(Saved data entries)
-=-=-=-=-
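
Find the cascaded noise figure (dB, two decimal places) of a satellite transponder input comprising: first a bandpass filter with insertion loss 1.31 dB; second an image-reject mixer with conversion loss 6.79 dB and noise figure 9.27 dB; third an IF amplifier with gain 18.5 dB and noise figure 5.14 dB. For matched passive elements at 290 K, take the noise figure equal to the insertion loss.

Convert to linear (a loss of L dB is a gain of −L dB): F_i = 10^(NF_i/10), G_i = 10^(G_i,dB/10)
  Stage 1: F_1 = 10^(1.31/10) = 1.352, G_1 = 10^(−1.31/10) = 0.7396
  Stage 2: F_2 = 10^(9.27/10) = 8.453, G_2 = 10^(−6.79/10) = 0.2094
  Stage 3: F_3 = 10^(5.14/10) = 3.266, G_3 = 10^(18.5/10) = 70.79
Friis cascade:
  F = 1.352 + (8.453 − 1)/0.7396 + (3.266 − 1)/0.1549 = 26.06
NF = 10 log₁₀(26.06) = 14.16 dB

14.16 dB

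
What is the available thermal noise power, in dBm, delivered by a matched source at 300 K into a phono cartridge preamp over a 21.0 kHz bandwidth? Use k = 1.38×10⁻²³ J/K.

P_n = kTB = 1.38×10⁻²³ × 300 × 2.10×10⁴ = 8.69×10⁻¹⁷ W
In dBm: 10 log₁₀(8.69×10⁻¹⁷ / 10⁻³) = −130.6 dBm

−130.6 dBm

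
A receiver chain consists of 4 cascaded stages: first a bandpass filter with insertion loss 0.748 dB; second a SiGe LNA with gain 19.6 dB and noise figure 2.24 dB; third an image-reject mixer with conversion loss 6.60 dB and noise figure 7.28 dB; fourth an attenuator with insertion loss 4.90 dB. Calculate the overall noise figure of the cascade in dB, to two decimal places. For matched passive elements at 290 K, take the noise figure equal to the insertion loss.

3.37 dB

Convert to linear (a loss of L dB is a gain of −L dB): F_i = 10^(NF_i/10), G_i = 10^(G_i,dB/10)
  Stage 1: F_1 = 10^(0.748/10) = 1.188, G_1 = 10^(−0.748/10) = 0.8418
  Stage 2: F_2 = 10^(2.24/10) = 1.675, G_2 = 10^(19.6/10) = 91.20
  Stage 3: F_3 = 10^(7.28/10) = 5.346, G_3 = 10^(−6.60/10) = 0.2188
  Stage 4: F_4 = 10^(4.90/10) = 3.090, G_4 = 10^(−4.90/10) = 0.3236
Friis cascade:
  F = 1.188 + (1.675 − 1)/0.8418 + (5.346 − 1)/76.77 + (3.090 − 1)/16.80 = 2.171
NF = 10 log₁₀(2.171) = 3.37 dB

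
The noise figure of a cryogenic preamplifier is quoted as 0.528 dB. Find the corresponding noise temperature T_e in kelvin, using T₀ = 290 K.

37.5 K

F = 10^(0.528/10) = 1.12928
T_e = (F − 1)·T₀ = (1.12928 − 1) × 290 = 37.5 K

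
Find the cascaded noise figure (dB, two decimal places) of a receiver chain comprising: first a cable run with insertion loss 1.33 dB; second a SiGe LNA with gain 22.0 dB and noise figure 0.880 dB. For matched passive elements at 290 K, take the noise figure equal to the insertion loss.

Convert to linear (a loss of L dB is a gain of −L dB): F_i = 10^(NF_i/10), G_i = 10^(G_i,dB/10)
  Stage 1: F_1 = 10^(1.33/10) = 1.358, G_1 = 10^(−1.33/10) = 0.7362
  Stage 2: F_2 = 10^(0.880/10) = 1.225, G_2 = 10^(22.0/10) = 158.5
Friis cascade:
  F = 1.358 + (1.225 − 1)/0.7362 = 1.663
NF = 10 log₁₀(1.663) = 2.21 dB

2.21 dB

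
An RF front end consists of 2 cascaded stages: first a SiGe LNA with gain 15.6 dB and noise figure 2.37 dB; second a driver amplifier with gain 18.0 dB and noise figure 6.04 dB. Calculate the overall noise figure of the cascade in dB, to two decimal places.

2.57 dB

Convert to linear (a loss of L dB is a gain of −L dB): F_i = 10^(NF_i/10), G_i = 10^(G_i,dB/10)
  Stage 1: F_1 = 10^(2.37/10) = 1.726, G_1 = 10^(15.6/10) = 36.31
  Stage 2: F_2 = 10^(6.04/10) = 4.018, G_2 = 10^(18.0/10) = 63.10
Friis cascade:
  F = 1.726 + (4.018 − 1)/36.31 = 1.809
NF = 10 log₁₀(1.809) = 2.57 dB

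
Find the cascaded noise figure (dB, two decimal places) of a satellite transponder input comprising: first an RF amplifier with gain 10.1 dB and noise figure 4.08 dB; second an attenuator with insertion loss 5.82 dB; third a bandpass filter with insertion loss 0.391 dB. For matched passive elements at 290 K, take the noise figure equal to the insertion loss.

Convert to linear (a loss of L dB is a gain of −L dB): F_i = 10^(NF_i/10), G_i = 10^(G_i,dB/10)
  Stage 1: F_1 = 10^(4.08/10) = 2.559, G_1 = 10^(10.1/10) = 10.23
  Stage 2: F_2 = 10^(5.82/10) = 3.819, G_2 = 10^(−5.82/10) = 0.2618
  Stage 3: F_3 = 10^(0.391/10) = 1.094, G_3 = 10^(−0.391/10) = 0.9139
Friis cascade:
  F = 2.559 + (3.819 − 1)/10.23 + (1.094 − 1)/2.679 = 2.869
NF = 10 log₁₀(2.869) = 4.58 dB

4.58 dB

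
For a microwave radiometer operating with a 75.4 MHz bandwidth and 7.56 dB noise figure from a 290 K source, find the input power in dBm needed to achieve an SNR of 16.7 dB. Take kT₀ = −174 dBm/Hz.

Sensitivity = −174 + 10 log₁₀(B) + NF + SNR_min
= −174 + 78.77 + 7.56 + 16.7
= −70.97 dBm → −71.0 dBm

−71.0 dBm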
-=-=-=-=-
Task directions: Would you set down every record again, exactly as it appears above?

Answer to this problem:
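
Find the cascaded noise figure (dB, two decimal places) of a satellite transponder input comprising: first a bandpass filter with insertion loss 1.31 dB; second an image-reject mixer with conversion loss 6.79 dB and noise figure 9.27 dB; third an IF amplifier with gain 18.5 dB and noise figure 5.14 dB. For matched passive elements at 290 K, take the noise figure equal to the insertion loss.

Convert to linear (a loss of L dB is a gain of −L dB): F_i = 10^(NF_i/10), G_i = 10^(G_i,dB/10)
  Stage 1: F_1 = 10^(1.31/10) = 1.352, G_1 = 10^(−1.31/10) = 0.7396
  Stage 2: F_2 = 10^(9.27/10) = 8.453, G_2 = 10^(−6.79/10) = 0.2094
  Stage 3: F_3 = 10^(5.14/10) = 3.266, G_3 = 10^(18.5/10) = 70.79
Friis cascade:
  F = 1.352 + (8.453 − 1)/0.7396 + (3.266 − 1)/0.1549 = 26.06
NF = 10 log₁₀(26.06) = 14.16 dB

14.16 dB

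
What is the available thermal noise power, in dBm, delivered by a matched source at 300 K into a phono cartridge preamp over a 21.0 kHz bandwidth? Use k = 1.38×10⁻²³ J/K.

P_n = kTB = 1.38×10⁻²³ × 300 × 2.10×10⁴ = 8.69×10⁻¹⁷ W
In dBm: 10 log₁₀(8.69×10⁻¹⁷ / 10⁻³) = −130.6 dBm

−130.6 dBm

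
A receiver chain consists of 4 cascaded stages: first a bandpass filter with insertion loss 0.748 dB; second a SiGe LNA with gain 19.6 dB and noise figure 2.24 dB; third an image-reject mixer with conversion loss 6.60 dB and noise figure 7.28 dB; fourth an attenuator with insertion loss 4.90 dB. Calculate the overall noise figure of the cascade in dB, to two decimal places. For matched passive elements at 290 K, take the noise figure equal to the insertion loss.

3.37 dB

Convert to linear (a loss of L dB is a gain of −L dB): F_i = 10^(NF_i/10), G_i = 10^(G_i,dB/10)
  Stage 1: F_1 = 10^(0.748/10) = 1.188, G_1 = 10^(−0.748/10) = 0.8418
  Stage 2: F_2 = 10^(2.24/10) = 1.675, G_2 = 10^(19.6/10) = 91.20
  Stage 3: F_3 = 10^(7.28/10) = 5.346, G_3 = 10^(−6.60/10) = 0.2188
  Stage 4: F_4 = 10^(4.90/10) = 3.090, G_4 = 10^(−4.90/10) = 0.3236
Friis cascade:
  F = 1.188 + (1.675 − 1)/0.8418 + (5.346 − 1)/76.77 + (3.090 − 1)/16.80 = 2.171
NF = 10 log₁₀(2.171) = 3.37 dB

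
The noise figure of a cryogenic preamplifier is quoted as 0.528 dB. Find the corresponding noise temperature T_e in kelvin, using T₀ = 290 K.

37.5 K

F = 10^(0.528/10) = 1.12928
T_e = (F − 1)·T₀ = (1.12928 − 1) × 290 = 37.5 K

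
Find the cascaded noise figure (dB, two decimal places) of a receiver chain comprising: first a cable run with insertion loss 1.33 dB; second a SiGe LNA with gain 22.0 dB and noise figure 0.880 dB. For matched passive elements at 290 K, take the noise figure equal to the insertion loss.

Convert to linear (a loss of L dB is a gain of −L dB): F_i = 10^(NF_i/10), G_i = 10^(G_i,dB/10)
  Stage 1: F_1 = 10^(1.33/10) = 1.358, G_1 = 10^(−1.33/10) = 0.7362
  Stage 2: F_2 = 10^(0.880/10) = 1.225, G_2 = 10^(22.0/10) = 158.5
Friis cascade:
  F = 1.358 + (1.225 − 1)/0.7362 = 1.663
NF = 10 log₁₀(1.663) = 2.21 dB

2.21 dB

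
An RF front end consists of 2 cascaded stages: first a SiGe LNA with gain 15.6 dB and noise figure 2.37 dB; second a driver amplifier with gain 18.0 dB and noise figure 6.04 dB. Calculate the overall noise figure of the cascade in dB, to two decimal places.

2.57 dB

Convert to linear (a loss of L dB is a gain of −L dB): F_i = 10^(NF_i/10), G_i = 10^(G_i,dB/10)
  Stage 1: F_1 = 10^(2.37/10) = 1.726, G_1 = 10^(15.6/10) = 36.31
  Stage 2: F_2 = 10^(6.04/10) = 4.018, G_2 = 10^(18.0/10) = 63.10
Friis cascade:
  F = 1.726 + (4.018 − 1)/36.31 = 1.809
NF = 10 log₁₀(1.809) = 2.57 dB

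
Find the cascaded noise figure (dB, two decimal places) of a satellite transponder input comprising: first an RF amplifier with gain 10.1 dB and noise figure 4.08 dB; second an attenuator with insertion loss 5.82 dB; third a bandpass filter with insertion loss 0.391 dB. For matched passive elements at 290 K, take the noise figure equal to the insertion loss.

Convert to linear (a loss of L dB is a gain of −L dB): F_i = 10^(NF_i/10), G_i = 10^(G_i,dB/10)
  Stage 1: F_1 = 10^(4.08/10) = 2.559, G_1 = 10^(10.1/10) = 10.23
  Stage 2: F_2 = 10^(5.82/10) = 3.819, G_2 = 10^(−5.82/10) = 0.2618
  Stage 3: F_3 = 10^(0.391/10) = 1.094, G_3 = 10^(−0.391/10) = 0.9139
Friis cascade:
  F = 2.559 + (3.819 − 1)/10.23 + (1.094 − 1)/2.679 = 2.869
NF = 10 log₁₀(2.869) = 4.58 dB

4.58 dB

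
For a microwave radiometer operating with a 75.4 MHz bandwidth and 7.56 dB noise figure from a 290 K source, find the input power in dBm needed to achieve an SNR of 16.7 dB. Take kT₀ = −174 dBm/Hz.

Sensitivity = −174 + 10 log₁₀(B) + NF + SNR_min
= −174 + 78.77 + 7.56 + 16.7
= −70.97 dBm → −71.0 dBm

−71.0 dBm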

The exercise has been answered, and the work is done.